▶ **Extracted records**:
>>

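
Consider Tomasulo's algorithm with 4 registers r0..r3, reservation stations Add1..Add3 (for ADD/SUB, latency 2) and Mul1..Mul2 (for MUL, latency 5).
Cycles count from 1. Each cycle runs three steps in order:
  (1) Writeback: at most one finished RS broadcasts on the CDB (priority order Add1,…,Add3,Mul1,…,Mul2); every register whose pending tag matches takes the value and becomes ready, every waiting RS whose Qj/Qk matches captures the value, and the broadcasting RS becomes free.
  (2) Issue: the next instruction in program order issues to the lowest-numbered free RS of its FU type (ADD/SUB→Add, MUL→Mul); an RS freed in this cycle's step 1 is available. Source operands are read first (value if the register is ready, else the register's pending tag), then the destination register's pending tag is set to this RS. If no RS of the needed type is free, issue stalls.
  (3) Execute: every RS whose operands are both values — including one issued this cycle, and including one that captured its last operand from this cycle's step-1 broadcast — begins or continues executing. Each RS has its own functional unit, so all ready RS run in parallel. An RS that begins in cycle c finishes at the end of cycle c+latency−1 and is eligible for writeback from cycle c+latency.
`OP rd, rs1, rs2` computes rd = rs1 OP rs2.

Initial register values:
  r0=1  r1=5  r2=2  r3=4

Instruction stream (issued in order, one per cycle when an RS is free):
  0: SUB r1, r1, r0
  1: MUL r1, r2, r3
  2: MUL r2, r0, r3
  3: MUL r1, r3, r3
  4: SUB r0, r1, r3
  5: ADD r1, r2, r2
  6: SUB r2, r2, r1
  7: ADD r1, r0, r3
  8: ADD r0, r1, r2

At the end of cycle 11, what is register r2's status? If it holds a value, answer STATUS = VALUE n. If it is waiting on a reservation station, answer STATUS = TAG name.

  c1: issue SUB r1<-Add1  regs: r0:1,r1:Add1,r2:2,r3:4
  c2: issue MUL r1<-Mul1  regs: r0:1,r1:Mul1,r2:2,r3:4
  c3: CDB Add1=4; issue MUL r2<-Mul2  regs: r0:1,r1:Mul1,r2:Mul2,r3:4
  c4: stall  regs: r0:1,r1:Mul1,r2:Mul2,r3:4
  c5: stall  regs: r0:1,r1:Mul1,r2:Mul2,r3:4
  c6: stall  regs: r0:1,r1:Mul1,r2:Mul2,r3:4
  c7: CDB Mul1=8; issue MUL r1<-Mul1  regs: r0:1,r1:Mul1,r2:Mul2,r3:4
  c8: CDB Mul2=4; issue SUB r0<-Add1  regs: r0:Add1,r1:Mul1,r2:4,r3:4
  c9: issue ADD r1<-Add2  regs: r0:Add1,r1:Add2,r2:4,r3:4
  c10: issue SUB r2<-Add3  regs: r0:Add1,r1:Add2,r2:Add3,r3:4
  c11: CDB Add2=8; issue ADD r1<-Add2  regs: r0:Add1,r1:Add2,r2:Add3,r3:4

STATUS = TAG Add3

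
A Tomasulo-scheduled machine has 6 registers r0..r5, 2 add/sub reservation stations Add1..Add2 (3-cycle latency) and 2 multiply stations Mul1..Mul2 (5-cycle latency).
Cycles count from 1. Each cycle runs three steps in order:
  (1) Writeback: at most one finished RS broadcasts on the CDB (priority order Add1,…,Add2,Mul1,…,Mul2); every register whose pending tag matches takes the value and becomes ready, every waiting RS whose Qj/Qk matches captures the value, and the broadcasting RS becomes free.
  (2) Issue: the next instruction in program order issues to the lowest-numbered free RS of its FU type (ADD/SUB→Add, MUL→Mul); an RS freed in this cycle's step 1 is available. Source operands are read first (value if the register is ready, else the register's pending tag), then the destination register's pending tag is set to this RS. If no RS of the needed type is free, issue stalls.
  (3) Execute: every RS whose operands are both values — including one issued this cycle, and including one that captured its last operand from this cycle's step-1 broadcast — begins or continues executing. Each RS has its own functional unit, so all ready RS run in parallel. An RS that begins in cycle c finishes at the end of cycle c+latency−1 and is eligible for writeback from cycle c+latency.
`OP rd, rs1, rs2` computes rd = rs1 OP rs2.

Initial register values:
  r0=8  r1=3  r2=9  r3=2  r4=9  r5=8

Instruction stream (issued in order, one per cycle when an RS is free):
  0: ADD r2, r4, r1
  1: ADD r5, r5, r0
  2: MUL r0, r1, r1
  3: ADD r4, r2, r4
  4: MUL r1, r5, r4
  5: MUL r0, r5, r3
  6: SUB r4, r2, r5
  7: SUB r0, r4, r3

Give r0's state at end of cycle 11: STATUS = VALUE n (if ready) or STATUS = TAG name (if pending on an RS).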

<<

Retype exactly the lines of the data above that fall between the line with "1: MUL r1, r2, r3" and the line with "8: ADD r0, r1, r2", inclusive, and add nothing.

▶ **Written solution**:
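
  1: MUL r1, r2, r3
  2: MUL r2, r0, r3
  3: MUL r1, r3, r3
  4: SUB r0, r1, r3
  5: ADD r1, r2, r2
  6: SUB r2, r2, r1
  7: ADD r1, r0, r3
  8: ADD r0, r1, r2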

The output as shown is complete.